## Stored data
-=-=-=-=-

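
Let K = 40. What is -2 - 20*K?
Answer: -802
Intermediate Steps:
-2 - 20*K = -2 - 20*40 = -2 - 800 = -802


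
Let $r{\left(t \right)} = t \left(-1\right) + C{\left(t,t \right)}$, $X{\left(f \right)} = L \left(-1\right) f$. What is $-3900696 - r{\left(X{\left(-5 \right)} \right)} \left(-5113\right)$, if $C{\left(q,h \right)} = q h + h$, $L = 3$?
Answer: $-2750271$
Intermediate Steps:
$C{\left(q,h \right)} = h + h q$ ($C{\left(q,h \right)} = h q + h = h + h q$)
$X{\left(f \right)} = - 3 f$ ($X{\left(f \right)} = 3 \left(-1\right) f = - 3 f$)
$r{\left(t \right)} = - t + t \left(1 + t\right)$ ($r{\left(t \right)} = t \left(-1\right) + t \left(1 + t\right) = - t + t \left(1 + t\right)$)
$-3900696 - r{\left(X{\left(-5 \right)} \right)} \left(-5113\right) = -3900696 - \left(\left(-3\right) \left(-5\right)\right)^{2} \left(-5113\right) = -3900696 - 15^{2} \left(-5113\right) = -3900696 - 225 \left(-5113\right) = -3900696 - -1150425 = -3900696 + 1150425 = -2750271$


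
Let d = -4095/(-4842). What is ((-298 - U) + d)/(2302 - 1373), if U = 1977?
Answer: -1223495/499802 ≈ -2.4480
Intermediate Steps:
d = 455/538 (d = -4095*(-1/4842) = 455/538 ≈ 0.84573)
((-298 - U) + d)/(2302 - 1373) = ((-298 - 1*1977) + 455/538)/(2302 - 1373) = ((-298 - 1977) + 455/538)/929 = (-2275 + 455/538)*(1/929) = -1223495/538*1/929 = -1223495/499802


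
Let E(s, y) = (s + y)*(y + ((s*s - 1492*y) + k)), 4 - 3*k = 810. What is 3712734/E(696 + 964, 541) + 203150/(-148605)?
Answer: -522466072567988/382428081174021 ≈ -1.3662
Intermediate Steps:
k = -806/3 (k = 4/3 - 1/3*810 = 4/3 - 270 = -806/3 ≈ -268.67)
E(s, y) = (s + y)*(-806/3 + s**2 - 1491*y) (E(s, y) = (s + y)*(y + ((s*s - 1492*y) - 806/3)) = (s + y)*(y + ((s**2 - 1492*y) - 806/3)) = (s + y)*(y + (-806/3 + s**2 - 1492*y)) = (s + y)*(-806/3 + s**2 - 1491*y))
3712734/E(696 + 964, 541) + 203150/(-148605) = 3712734/((696 + 964)**3 - 1491*541**2 - 806*(696 + 964)/3 - 806/3*541 + 541*(696 + 964)**2 - 1491*(696 + 964)*541) + 203150/(-148605) = 3712734/(1660**3 - 1491*292681 - 806/3*1660 - 436046/3 + 541*1660**2 - 1491*1660*541) + 203150*(-1/148605) = 3712734/(4574296000 - 436387371 - 1337960/3 - 436046/3 + 541*2755600 - 1339007460) - 40630/29721 = 3712734/(4574296000 - 436387371 - 1337960/3 - 436046/3 + 1490779600 - 1339007460) - 40630/29721 = 3712734/(12867268301/3) - 40630/29721 = 3712734*(3/12867268301) - 40630/29721 = 11138202/12867268301 - 40630/29721 = -522466072567988/382428081174021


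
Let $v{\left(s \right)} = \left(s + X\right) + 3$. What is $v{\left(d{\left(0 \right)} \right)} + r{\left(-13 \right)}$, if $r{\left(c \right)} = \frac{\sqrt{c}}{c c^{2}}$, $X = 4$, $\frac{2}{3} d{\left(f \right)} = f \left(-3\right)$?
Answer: $7 - \frac{i \sqrt{13}}{2197} \approx 7.0 - 0.0016411 i$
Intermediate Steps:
$d{\left(f \right)} = - \frac{9 f}{2}$ ($d{\left(f \right)} = \frac{3 f \left(-3\right)}{2} = \frac{3 \left(- 3 f\right)}{2} = - \frac{9 f}{2}$)
$r{\left(c \right)} = \frac{1}{c^{\frac{5}{2}}}$ ($r{\left(c \right)} = \frac{\sqrt{c}}{c^{3}} = \frac{1}{c^{\frac{5}{2}}}$)
$v{\left(s \right)} = 7 + s$ ($v{\left(s \right)} = \left(s + 4\right) + 3 = \left(4 + s\right) + 3 = 7 + s$)
$v{\left(d{\left(0 \right)} \right)} + r{\left(-13 \right)} = \left(7 - 0\right) + \frac{1}{169 i \sqrt{13}} = \left(7 + 0\right) - \frac{i \sqrt{13}}{2197} = 7 - \frac{i \sqrt{13}}{2197}$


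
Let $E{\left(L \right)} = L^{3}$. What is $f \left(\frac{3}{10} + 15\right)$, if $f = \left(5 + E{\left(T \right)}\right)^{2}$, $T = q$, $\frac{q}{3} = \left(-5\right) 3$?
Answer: $127033672320$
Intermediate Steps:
$q = -45$ ($q = 3 \left(\left(-5\right) 3\right) = 3 \left(-15\right) = -45$)
$T = -45$
$f = 8302854400$ ($f = \left(5 + \left(-45\right)^{3}\right)^{2} = \left(5 - 91125\right)^{2} = \left(-91120\right)^{2} = 8302854400$)
$f \left(\frac{3}{10} + 15\right) = 8302854400 \left(\frac{3}{10} + 15\right) = 8302854400 \cdot \frac{153}{10} = 127033672320$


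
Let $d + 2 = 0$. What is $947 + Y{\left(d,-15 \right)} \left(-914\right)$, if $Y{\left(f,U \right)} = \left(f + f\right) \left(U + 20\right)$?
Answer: $19227$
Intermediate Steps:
$d = -2$ ($d = -2 + 0 = -2$)
$Y{\left(f,U \right)} = 2 f \left(20 + U\right)$
$947 + Y{\left(d,-15 \right)} \left(-914\right) = 947 + 2 \left(-2\right) \left(20 - 15\right) \left(-914\right) = 947 + 2 \left(-2\right) 5 \left(-914\right) = 947 - -18280 = 947 + 18280 = 19227$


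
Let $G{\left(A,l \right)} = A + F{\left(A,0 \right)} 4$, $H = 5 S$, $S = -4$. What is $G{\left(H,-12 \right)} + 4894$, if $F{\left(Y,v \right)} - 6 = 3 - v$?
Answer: $4910$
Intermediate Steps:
$F{\left(Y,v \right)} = 9 - v$ ($F{\left(Y,v \right)} = 6 - \left(-3 + v\right) = 9 - v$)
$H = -20$ ($H = 5 \left(-4\right) = -20$)
$G{\left(A,l \right)} = 36 + A$ ($G{\left(A,l \right)} = A + \left(9 - 0\right) 4 = A + \left(9 + 0\right) 4 = A + 9 \cdot 4 = A + 36 = 36 + A$)
$G{\left(H,-12 \right)} + 4894 = \left(36 - 20\right) + 4894 = 16 + 4894 = 4910$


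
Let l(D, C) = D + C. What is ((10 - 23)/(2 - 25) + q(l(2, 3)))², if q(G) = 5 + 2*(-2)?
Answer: 1296/529 ≈ 2.4499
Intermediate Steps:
l(D, C) = C + D
q(G) = 1 (q(G) = 5 - 4 = 1)
((10 - 23)/(2 - 25) + q(l(2, 3)))² = ((10 - 23)/(2 - 25) + 1)² = (-13/(-23) + 1)² = (-13*(-1/23) + 1)² = (13/23 + 1)² = (36/23)² = 1296/529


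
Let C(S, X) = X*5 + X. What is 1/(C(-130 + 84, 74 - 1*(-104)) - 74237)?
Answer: -1/73169 ≈ -1.3667e-5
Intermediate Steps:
C(S, X) = 6*X (C(S, X) = 5*X + X = 6*X)
1/(C(-130 + 84, 74 - 1*(-104)) - 74237) = 1/(6*(74 - 1*(-104)) - 74237) = 1/(6*(74 + 104) - 74237) = 1/(6*178 - 74237) = 1/(1068 - 74237) = 1/(-73169) = -1/73169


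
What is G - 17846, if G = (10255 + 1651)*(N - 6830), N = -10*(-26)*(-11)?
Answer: -115386986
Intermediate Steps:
N = -2860 (N = 260*(-11) = -2860)
G = -115369140 (G = (10255 + 1651)*(-2860 - 6830) = 11906*(-9690) = -115369140)
G - 17846 = -115369140 - 17846 = -115386986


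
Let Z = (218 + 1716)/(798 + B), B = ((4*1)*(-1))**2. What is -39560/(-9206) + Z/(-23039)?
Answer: 185470096839/43161746419 ≈ 4.2971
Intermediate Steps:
B = 16 (B = (4*(-1))**2 = (-4)**2 = 16)
Z = 967/407 (Z = (218 + 1716)/(798 + 16) = 1934/814 = 1934*(1/814) = 967/407 ≈ 2.3759)
-39560/(-9206) + Z/(-23039) = -39560/(-9206) + (967/407)/(-23039) = -39560*(-1/9206) + (967/407)*(-1/23039) = 19780/4603 - 967/9376873 = 185470096839/43161746419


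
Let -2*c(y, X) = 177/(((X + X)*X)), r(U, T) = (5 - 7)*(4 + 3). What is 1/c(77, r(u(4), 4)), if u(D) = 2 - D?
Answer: -784/177 ≈ -4.4294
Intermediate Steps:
r(U, T) = -14 (r(U, T) = -2*7 = -14)
c(y, X) = -177/(4*X**2) (c(y, X) = -177/(2*((X + X)*X)) = -177/(2*((2*X)*X)) = -177/(2*(2*X**2)) = -177*1/(2*X**2)/2 = -177/(4*X**2))
1/c(77, r(u(4), 4)) = 1/(-177/4/(-14)**2) = 1/(-177/4*1/196) = 1/(-177/784) = -784/177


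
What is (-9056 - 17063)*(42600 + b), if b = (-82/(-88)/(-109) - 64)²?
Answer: -28054643354637175/23001616 ≈ -1.2197e+9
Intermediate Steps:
b = 94239790225/23001616 (b = (-82*(-1/88)*(-1/109) - 64)² = ((41/44)*(-1/109) - 64)² = (-41/4796 - 64)² = (-306985/4796)² = 94239790225/23001616 ≈ 4097.1)
(-9056 - 17063)*(42600 + b) = (-9056 - 17063)*(42600 + 94239790225/23001616) = -26119*1074108631825/23001616 = -28054643354637175/23001616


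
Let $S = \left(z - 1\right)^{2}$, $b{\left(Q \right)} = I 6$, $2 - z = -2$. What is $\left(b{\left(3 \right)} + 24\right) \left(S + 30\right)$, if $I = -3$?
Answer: $234$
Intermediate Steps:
$z = 4$ ($z = 2 - -2 = 2 + 2 = 4$)
$b{\left(Q \right)} = -18$ ($b{\left(Q \right)} = \left(-3\right) 6 = -18$)
$S = 9$ ($S = \left(4 - 1\right)^{2} = 3^{2} = 9$)
$\left(b{\left(3 \right)} + 24\right) \left(S + 30\right) = \left(-18 + 24\right) \left(9 + 30\right) = 6 \cdot 39 = 234$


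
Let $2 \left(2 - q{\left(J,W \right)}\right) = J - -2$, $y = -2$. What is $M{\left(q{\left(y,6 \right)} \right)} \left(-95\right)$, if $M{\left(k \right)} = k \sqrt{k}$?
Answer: $- 190 \sqrt{2} \approx -268.7$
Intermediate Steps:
$q{\left(J,W \right)} = 1 - \frac{J}{2}$ ($q{\left(J,W \right)} = 2 - \frac{J - -2}{2} = 2 - \frac{J + 2}{2} = 2 - \frac{2 + J}{2} = 2 - \left(1 + \frac{J}{2}\right) = 1 - \frac{J}{2}$)
$M{\left(k \right)} = k^{\frac{3}{2}}$
$M{\left(q{\left(y,6 \right)} \right)} \left(-95\right) = \left(1 - -1\right)^{\frac{3}{2}} \left(-95\right) = \left(1 + 1\right)^{\frac{3}{2}} \left(-95\right) = 2^{\frac{3}{2}} \left(-95\right) = 2 \sqrt{2} \left(-95\right) = - 190 \sqrt{2}$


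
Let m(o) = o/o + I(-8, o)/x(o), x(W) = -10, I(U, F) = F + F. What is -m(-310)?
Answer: -63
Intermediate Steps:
I(U, F) = 2*F
m(o) = 1 - o/5 (m(o) = o/o + (2*o)/(-10) = 1 + (2*o)*(-⅒) = 1 - o/5)
-m(-310) = -(1 - ⅕*(-310)) = -(1 + 62) = -1*63 = -63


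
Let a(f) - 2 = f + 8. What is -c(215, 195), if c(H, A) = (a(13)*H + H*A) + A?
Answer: -47065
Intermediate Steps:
a(f) = 10 + f (a(f) = 2 + (f + 8) = 2 + (8 + f) = 10 + f)
c(H, A) = A + 23*H + A*H (c(H, A) = ((10 + 13)*H + H*A) + A = (23*H + A*H) + A = A + 23*H + A*H)
-c(215, 195) = -(195 + 23*215 + 195*215) = -(195 + 4945 + 41925) = -1*47065 = -47065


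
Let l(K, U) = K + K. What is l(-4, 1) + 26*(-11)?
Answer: -294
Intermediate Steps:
l(K, U) = 2*K
l(-4, 1) + 26*(-11) = 2*(-4) + 26*(-11) = -8 - 286 = -294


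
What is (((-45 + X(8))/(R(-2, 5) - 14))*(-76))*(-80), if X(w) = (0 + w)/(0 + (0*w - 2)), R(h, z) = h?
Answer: 18620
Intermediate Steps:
X(w) = -w/2 (X(w) = w/(0 + (0 - 2)) = w/(0 - 2) = w/(-2) = w*(-½) = -w/2)
(((-45 + X(8))/(R(-2, 5) - 14))*(-76))*(-80) = (((-45 - ½*8)/(-2 - 14))*(-76))*(-80) = (((-45 - 4)/(-16))*(-76))*(-80) = (-49*(-1/16)*(-76))*(-80) = ((49/16)*(-76))*(-80) = -931/4*(-80) = 18620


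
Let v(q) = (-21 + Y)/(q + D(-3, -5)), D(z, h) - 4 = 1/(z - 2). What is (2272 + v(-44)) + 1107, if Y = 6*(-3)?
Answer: 226458/67 ≈ 3380.0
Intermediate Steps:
Y = -18
D(z, h) = 4 + 1/(-2 + z) (D(z, h) = 4 + 1/(z - 2) = 4 + 1/(-2 + z))
v(q) = -39/(19/5 + q) (v(q) = (-21 - 18)/(q + (-7 + 4*(-3))/(-2 - 3)) = -39/(q + (-7 - 12)/(-5)) = -39/(q - ⅕*(-19)) = -39/(q + 19/5) = -39/(19/5 + q))
(2272 + v(-44)) + 1107 = (2272 - 195/(19 + 5*(-44))) + 1107 = (2272 - 195/(19 - 220)) + 1107 = (2272 - 195/(-201)) + 1107 = (2272 - 195*(-1/201)) + 1107 = (2272 + 65/67) + 1107 = 152289/67 + 1107 = 226458/67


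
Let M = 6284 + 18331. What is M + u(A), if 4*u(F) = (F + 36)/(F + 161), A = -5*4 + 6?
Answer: 7236821/294 ≈ 24615.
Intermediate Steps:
A = -14 (A = -20 + 6 = -14)
M = 24615
u(F) = (36 + F)/(4*(161 + F)) (u(F) = ((F + 36)/(F + 161))/4 = ((36 + F)/(161 + F))/4 = (36 + F)/(4*(161 + F)))
M + u(A) = 24615 + (36 - 14)/(4*(161 - 14)) = 24615 + (1/4)*22/147 = 24615 + (1/4)*(1/147)*22 = 24615 + 11/294 = 7236821/294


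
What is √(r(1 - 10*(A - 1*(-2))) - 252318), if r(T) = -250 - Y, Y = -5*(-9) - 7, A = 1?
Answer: I*√252606 ≈ 502.6*I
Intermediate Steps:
Y = 38 (Y = 45 - 7 = 38)
r(T) = -288 (r(T) = -250 - 1*38 = -250 - 38 = -288)
√(r(1 - 10*(A - 1*(-2))) - 252318) = √(-288 - 252318) = √(-252606) = I*√252606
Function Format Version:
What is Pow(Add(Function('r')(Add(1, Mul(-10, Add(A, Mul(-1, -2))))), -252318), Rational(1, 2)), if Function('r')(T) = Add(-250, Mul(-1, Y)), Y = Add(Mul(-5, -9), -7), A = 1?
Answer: Mul(I, Pow(252606, Rational(1, 2))) ≈ Mul(502.60, I)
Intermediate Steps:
Y = 38 (Y = Add(45, -7) = 38)
Function('r')(T) = -288 (Function('r')(T) = Add(-250, Mul(-1, 38)) = Add(-250, -38) = -288)
Pow(Add(Function('r')(Add(1, Mul(-10, Add(A, Mul(-1, -2))))), -252318), Rational(1, 2)) = Pow(Add(-288, -252318), Rational(1, 2)) = Pow(-252606, Rational(1, 2)) = Mul(I, Pow(252606, Rational(1, 2)))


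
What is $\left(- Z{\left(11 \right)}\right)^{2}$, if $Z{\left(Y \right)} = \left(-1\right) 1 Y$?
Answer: $121$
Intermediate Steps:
$Z{\left(Y \right)} = - Y$
$\left(- Z{\left(11 \right)}\right)^{2} = \left(- \left(-1\right) 11\right)^{2} = \left(\left(-1\right) \left(-11\right)\right)^{2} = 11^{2} = 121$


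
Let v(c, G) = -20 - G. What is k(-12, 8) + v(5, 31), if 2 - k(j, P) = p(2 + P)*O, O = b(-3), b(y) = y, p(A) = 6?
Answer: -31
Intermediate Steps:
O = -3
k(j, P) = 20 (k(j, P) = 2 - 6*(-3) = 2 - 1*(-18) = 2 + 18 = 20)
k(-12, 8) + v(5, 31) = 20 + (-20 - 1*31) = 20 + (-20 - 31) = 20 - 51 = -31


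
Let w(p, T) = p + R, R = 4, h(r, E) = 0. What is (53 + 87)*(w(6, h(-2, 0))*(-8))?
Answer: -11200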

-=-=-=-=-

## Problem details
Return, exactly as they stand, the lines from the start of the records above through the line with "Answer: -522466072567988/382428081174021 ≈", both ends included, and no other lines.

## Reply to the task
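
Let K = 40. What is -2 - 20*K?
Answer: -802
Intermediate Steps:
-2 - 20*K = -2 - 20*40 = -2 - 800 = -802


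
Let $r{\left(t \right)} = t \left(-1\right) + C{\left(t,t \right)}$, $X{\left(f \right)} = L \left(-1\right) f$. What is $-3900696 - r{\left(X{\left(-5 \right)} \right)} \left(-5113\right)$, if $C{\left(q,h \right)} = q h + h$, $L = 3$?
Answer: $-2750271$
Intermediate Steps:
$C{\left(q,h \right)} = h + h q$ ($C{\left(q,h \right)} = h q + h = h + h q$)
$X{\left(f \right)} = - 3 f$ ($X{\left(f \right)} = 3 \left(-1\right) f = - 3 f$)
$r{\left(t \right)} = - t + t \left(1 + t\right)$ ($r{\left(t \right)} = t \left(-1\right) + t \left(1 + t\right) = - t + t \left(1 + t\right)$)
$-3900696 - r{\left(X{\left(-5 \right)} \right)} \left(-5113\right) = -3900696 - \left(\left(-3\right) \left(-5\right)\right)^{2} \left(-5113\right) = -3900696 - 15^{2} \left(-5113\right) = -3900696 - 225 \left(-5113\right) = -3900696 - -1150425 = -3900696 + 1150425 = -2750271$


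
Let d = -4095/(-4842). What is ((-298 - U) + d)/(2302 - 1373), if U = 1977?
Answer: -1223495/499802 ≈ -2.4480
Intermediate Steps:
d = 455/538 (d = -4095*(-1/4842) = 455/538 ≈ 0.84573)
((-298 - U) + d)/(2302 - 1373) = ((-298 - 1*1977) + 455/538)/(2302 - 1373) = ((-298 - 1977) + 455/538)/929 = (-2275 + 455/538)*(1/929) = -1223495/538*1/929 = -1223495/499802


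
Let E(s, y) = (s + y)*(y + ((s*s - 1492*y) + k)), 4 - 3*k = 810. What is 3712734/E(696 + 964, 541) + 203150/(-148605)?
Answer: -522466072567988/382428081174021 ≈ -1.3662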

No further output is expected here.